*** Opening of Excerpted records ***

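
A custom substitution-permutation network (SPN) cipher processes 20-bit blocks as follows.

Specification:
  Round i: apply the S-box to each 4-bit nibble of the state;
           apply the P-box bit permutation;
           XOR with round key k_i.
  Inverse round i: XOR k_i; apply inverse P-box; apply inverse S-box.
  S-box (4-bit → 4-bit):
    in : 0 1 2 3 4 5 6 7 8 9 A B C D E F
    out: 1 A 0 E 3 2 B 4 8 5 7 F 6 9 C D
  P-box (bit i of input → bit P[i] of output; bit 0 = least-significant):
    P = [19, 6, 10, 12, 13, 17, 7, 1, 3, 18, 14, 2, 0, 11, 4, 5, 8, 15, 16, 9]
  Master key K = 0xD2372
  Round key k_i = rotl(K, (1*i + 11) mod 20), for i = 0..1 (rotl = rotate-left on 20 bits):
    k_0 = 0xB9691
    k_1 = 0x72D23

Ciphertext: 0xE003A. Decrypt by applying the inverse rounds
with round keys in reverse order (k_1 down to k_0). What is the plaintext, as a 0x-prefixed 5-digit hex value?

0x870AE

s_0 = ciphertext = 0xE003A
s_1 = InvRound(s_0, k_1) = 0x9A009
s_2 = InvRound(s_1, k_0) = 0x870AE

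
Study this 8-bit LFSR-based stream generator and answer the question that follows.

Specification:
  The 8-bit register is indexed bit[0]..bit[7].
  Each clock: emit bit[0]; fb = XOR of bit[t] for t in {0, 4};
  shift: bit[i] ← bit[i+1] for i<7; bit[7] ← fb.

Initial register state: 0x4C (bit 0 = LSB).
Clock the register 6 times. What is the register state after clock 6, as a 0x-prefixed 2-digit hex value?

reg_0 = 0x4C
clock 1: out=0, reg = 0x26
clock 2: out=0, reg = 0x13
clock 3: out=1, reg = 0x09
clock 4: out=1, reg = 0x84
clock 5: out=0, reg = 0x42
clock 6: out=0, reg = 0x21

0x21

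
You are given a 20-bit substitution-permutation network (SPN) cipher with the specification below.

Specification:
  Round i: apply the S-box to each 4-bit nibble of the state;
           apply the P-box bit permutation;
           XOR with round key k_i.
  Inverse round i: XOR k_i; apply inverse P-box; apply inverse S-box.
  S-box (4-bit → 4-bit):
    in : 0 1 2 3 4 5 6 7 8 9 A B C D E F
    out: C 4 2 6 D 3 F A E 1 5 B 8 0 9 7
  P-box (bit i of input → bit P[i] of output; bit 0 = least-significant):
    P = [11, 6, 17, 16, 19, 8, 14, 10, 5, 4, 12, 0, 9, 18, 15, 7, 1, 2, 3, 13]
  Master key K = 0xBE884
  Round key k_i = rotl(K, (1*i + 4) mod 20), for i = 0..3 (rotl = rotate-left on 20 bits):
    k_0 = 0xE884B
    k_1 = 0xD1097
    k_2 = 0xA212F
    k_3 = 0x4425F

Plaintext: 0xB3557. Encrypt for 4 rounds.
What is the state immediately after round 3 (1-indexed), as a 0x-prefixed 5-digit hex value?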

*** Close of Excerpted records ***

Copy out every entry above exactly.

* **Solution for this exercise**:
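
A custom substitution-permutation network (SPN) cipher processes 20-bit blocks as follows.

Specification:
  Round i: apply the S-box to each 4-bit nibble of the state;
           apply the P-box bit permutation;
           XOR with round key k_i.
  Inverse round i: XOR k_i; apply inverse P-box; apply inverse S-box.
  S-box (4-bit → 4-bit):
    in : 0 1 2 3 4 5 6 7 8 9 A B C D E F
    out: 1 A 0 E 3 2 B 4 8 5 7 F 6 9 C D
  P-box (bit i of input → bit P[i] of output; bit 0 = least-significant):
    P = [19, 6, 10, 12, 13, 17, 7, 1, 3, 18, 14, 2, 0, 11, 4, 5, 8, 15, 16, 9]
  Master key K = 0xD2372
  Round key k_i = rotl(K, (1*i + 11) mod 20), for i = 0..1 (rotl = rotate-left on 20 bits):
    k_0 = 0xB9691
    k_1 = 0x72D23

Ciphertext: 0xE003A. Decrypt by applying the inverse rounds
with round keys in reverse order (k_1 down to k_0). What is the plaintext, as a 0x-prefixed 5-digit hex value?

0x870AE

s_0 = ciphertext = 0xE003A
s_1 = InvRound(s_0, k_1) = 0x9A009
s_2 = InvRound(s_1, k_0) = 0x870AE

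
Study this 8-bit LFSR-based stream generator and answer the question that follows.

Specification:
  The 8-bit register is indexed bit[0]..bit[7].
  Each clock: emit bit[0]; fb = XOR of bit[t] for t in {0, 4};
  shift: bit[i] ← bit[i+1] for i<7; bit[7] ← fb.

Initial register state: 0x4C (bit 0 = LSB).
Clock the register 6 times. What is the register state after clock 6, as a 0x-prefixed 2-digit hex value?

reg_0 = 0x4C
clock 1: out=0, reg = 0x26
clock 2: out=0, reg = 0x13
clock 3: out=1, reg = 0x09
clock 4: out=1, reg = 0x84
clock 5: out=0, reg = 0x42
clock 6: out=0, reg = 0x21

0x21

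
You are given a 20-bit substitution-permutation network (SPN) cipher with the specification below.

Specification:
  Round i: apply the S-box to each 4-bit nibble of the state;
           apply the P-box bit permutation;
           XOR with round key k_i.
  Inverse round i: XOR k_i; apply inverse P-box; apply inverse S-box.
  S-box (4-bit → 4-bit):
    in : 0 1 2 3 4 5 6 7 8 9 A B C D E F
    out: C 4 2 6 D 3 F A E 1 5 B 8 0 9 7
  P-box (bit i of input → bit P[i] of output; bit 0 = least-significant):
    P = [11, 6, 17, 16, 19, 8, 14, 10, 5, 4, 12, 0, 9, 18, 15, 7, 1, 2, 3, 13]
  Master key K = 0xBE884
  Round key k_i = rotl(K, (1*i + 4) mod 20), for i = 0..3 (rotl = rotate-left on 20 bits):
    k_0 = 0xE884B
    k_1 = 0xD1097
    k_2 = 0xA212F
    k_3 = 0x4425F

Plaintext: 0xB3557. Encrypt for 4 rounds.
What is the state immediately after round 3 (1-indexed), as a 0x-prefixed 5-digit hex value?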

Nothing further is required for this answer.